# Aim of the exercise
Please output each entry in the material beneath exactly as shown.

# Entries supplied
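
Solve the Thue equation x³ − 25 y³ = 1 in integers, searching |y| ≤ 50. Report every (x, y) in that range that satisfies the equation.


The equation is x³ - 25y³ = 1. For fixed y, x³ = 25·y³ + 1, so a solution requires the RHS to be a perfect cube.
Strategy: iterate y from -50 to 50, compute RHS = 25·y³ + 1, and check whether it is a (positive or negative) perfect cube.
Check small values of y:
  y = 0: RHS = 1 = (1)³ ⇒ x = 1 works.
  y = 1: RHS = 26 is not a perfect cube.
  y = -1: RHS = -24 is not a perfect cube.
  y = 2: RHS = 201 is not a perfect cube.
  y = -2: RHS = -199 is not a perfect cube.
  y = 3: RHS = 676 is not a perfect cube.
  y = -3: RHS = -674 is not a perfect cube.
Continuing the search up to |y| = 50 finds no further solutions beyond those listed.
Collected solutions: (1, 0).

Solutions (with |y| ≤ 50): (1, 0).


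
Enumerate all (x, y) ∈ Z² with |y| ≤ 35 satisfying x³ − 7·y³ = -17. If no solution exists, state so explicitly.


The equation is x³ - 7y³ = -17. For fixed y, x³ = 7·y³ − 17, so a solution requires the RHS to be a perfect cube.
Strategy: iterate y from -35 to 35, compute RHS = 7·y³ − 17, and check whether it is a (positive or negative) perfect cube.
Check small values of y:
  y = 0: RHS = -17 is not a perfect cube.
  y = 1: RHS = -10 is not a perfect cube.
  y = -1: RHS = -24 is not a perfect cube.
  y = 2: RHS = 39 is not a perfect cube.
  y = -2: RHS = -73 is not a perfect cube.
  y = 3: RHS = 172 is not a perfect cube.
  y = -3: RHS = -206 is not a perfect cube.
Continuing the search up to |y| = 35 finds no solutions either.
No (x, y) in the scanned range satisfies the equation.

No integer solutions with |y| ≤ 35.


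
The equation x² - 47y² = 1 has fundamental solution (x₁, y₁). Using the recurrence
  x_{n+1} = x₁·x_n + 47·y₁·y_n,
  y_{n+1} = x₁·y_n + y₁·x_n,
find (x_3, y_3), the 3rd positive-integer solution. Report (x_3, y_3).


Step 1: Find the fundamental solution (x₁, y₁) of x² - 47y² = 1.
  Expand √47 as a continued fraction. a₀ = ⌊√47⌋ = 6; iterate m_{k+1} = d_k·a_k − m_k, d_{k+1} = (47 − m_{k+1}²)/d_k, a_{k+1} = ⌊(a₀ + m_{k+1})/d_{k+1}⌋ (starting m₀ = 0, d₀ = 1), with convergents p_k = a_k·p_{k-1} + p_{k-2}, q_k = a_k·q_{k-1} + q_{k-2} (p₋₁ = 1, q₋₁ = 0):
  k = 0: a₀ = 6; p₀/q₀ = 6/1; p₀² − 47·q₀² = 36 − 47 = -11.
  k = 1: m = 6, d = 11, a = ⌊(6 + 6)/11⌋ = 1; p/q = (1·6 + 1)/(1·1 + 0) = 7/1; p² − 47·q² = 49 − 47 = 2.
  k = 2: m = 5, d = 2, a = ⌊(6 + 5)/2⌋ = 5; p/q = (5·7 + 6)/(5·1 + 1) = 41/6; p² − 47·q² = 1681 − 1692 = -11.
  k = 3: m = 5, d = 11, a = ⌊(6 + 5)/11⌋ = 1; p/q = (1·41 + 7)/(1·6 + 1) = 48/7; p² − 47·q² = 2304 − 2303 = 1.
  The first convergent with p² − 47·q² = 1 gives the fundamental solution (x₁, y₁) = (48, 7).
Step 2: Apply the recurrence (x_{n+1}, y_{n+1}) = (x₁x_n + 47y₁y_n, x₁y_n + y₁x_n) repeatedly.
  From (x_1, y_1) = (48, 7): x_2 = 48·48 + 47·7·7 = 4607; y_2 = 48·7 + 7·48 = 672.
  From (x_2, y_2) = (4607, 672): x_3 = 48·4607 + 47·7·672 = 442224; y_3 = 48·672 + 7·4607 = 64505.
Step 3: Verify x_3² - 47·y_3² = 195562066176 - 195562066175 = 1 (should be 1). ✓

(x_1, y_1) = (48, 7); (x_3, y_3) = (442224, 64505).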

# Response
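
Solve the Thue equation x³ − 25 y³ = 1 in integers, searching |y| ≤ 50. Report every (x, y) in that range that satisfies the equation.


The equation is x³ - 25y³ = 1. For fixed y, x³ = 25·y³ + 1, so a solution requires the RHS to be a perfect cube.
Strategy: iterate y from -50 to 50, compute RHS = 25·y³ + 1, and check whether it is a (positive or negative) perfect cube.
Check small values of y:
  y = 0: RHS = 1 = (1)³ ⇒ x = 1 works.
  y = 1: RHS = 26 is not a perfect cube.
  y = -1: RHS = -24 is not a perfect cube.
  y = 2: RHS = 201 is not a perfect cube.
  y = -2: RHS = -199 is not a perfect cube.
  y = 3: RHS = 676 is not a perfect cube.
  y = -3: RHS = -674 is not a perfect cube.
Continuing the search up to |y| = 50 finds no further solutions beyond those listed.
Collected solutions: (1, 0).

Solutions (with |y| ≤ 50): (1, 0).


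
Enumerate all (x, y) ∈ Z² with |y| ≤ 35 satisfying x³ − 7·y³ = -17. If no solution exists, state so explicitly.


The equation is x³ - 7y³ = -17. For fixed y, x³ = 7·y³ − 17, so a solution requires the RHS to be a perfect cube.
Strategy: iterate y from -35 to 35, compute RHS = 7·y³ − 17, and check whether it is a (positive or negative) perfect cube.
Check small values of y:
  y = 0: RHS = -17 is not a perfect cube.
  y = 1: RHS = -10 is not a perfect cube.
  y = -1: RHS = -24 is not a perfect cube.
  y = 2: RHS = 39 is not a perfect cube.
  y = -2: RHS = -73 is not a perfect cube.
  y = 3: RHS = 172 is not a perfect cube.
  y = -3: RHS = -206 is not a perfect cube.
Continuing the search up to |y| = 35 finds no solutions either.
No (x, y) in the scanned range satisfies the equation.

No integer solutions with |y| ≤ 35.


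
The equation x² - 47y² = 1 has fundamental solution (x₁, y₁). Using the recurrence
  x_{n+1} = x₁·x_n + 47·y₁·y_n,
  y_{n+1} = x₁·y_n + y₁·x_n,
find (x_3, y_3), the 3rd positive-integer solution. Report (x_3, y_3).


Step 1: Find the fundamental solution (x₁, y₁) of x² - 47y² = 1.
  Expand √47 as a continued fraction. a₀ = ⌊√47⌋ = 6; iterate m_{k+1} = d_k·a_k − m_k, d_{k+1} = (47 − m_{k+1}²)/d_k, a_{k+1} = ⌊(a₀ + m_{k+1})/d_{k+1}⌋ (starting m₀ = 0, d₀ = 1), with convergents p_k = a_k·p_{k-1} + p_{k-2}, q_k = a_k·q_{k-1} + q_{k-2} (p₋₁ = 1, q₋₁ = 0):
  k = 0: a₀ = 6; p₀/q₀ = 6/1; p₀² − 47·q₀² = 36 − 47 = -11.
  k = 1: m = 6, d = 11, a = ⌊(6 + 6)/11⌋ = 1; p/q = (1·6 + 1)/(1·1 + 0) = 7/1; p² − 47·q² = 49 − 47 = 2.
  k = 2: m = 5, d = 2, a = ⌊(6 + 5)/2⌋ = 5; p/q = (5·7 + 6)/(5·1 + 1) = 41/6; p² − 47·q² = 1681 − 1692 = -11.
  k = 3: m = 5, d = 11, a = ⌊(6 + 5)/11⌋ = 1; p/q = (1·41 + 7)/(1·6 + 1) = 48/7; p² − 47·q² = 2304 − 2303 = 1.
  The first convergent with p² − 47·q² = 1 gives the fundamental solution (x₁, y₁) = (48, 7).
Step 2: Apply the recurrence (x_{n+1}, y_{n+1}) = (x₁x_n + 47y₁y_n, x₁y_n + y₁x_n) repeatedly.
  From (x_1, y_1) = (48, 7): x_2 = 48·48 + 47·7·7 = 4607; y_2 = 48·7 + 7·48 = 672.
  From (x_2, y_2) = (4607, 672): x_3 = 48·4607 + 47·7·672 = 442224; y_3 = 48·672 + 7·4607 = 64505.
Step 3: Verify x_3² - 47·y_3² = 195562066176 - 195562066175 = 1 (should be 1). ✓

(x_1, y_1) = (48, 7); (x_3, y_3) = (442224, 64505).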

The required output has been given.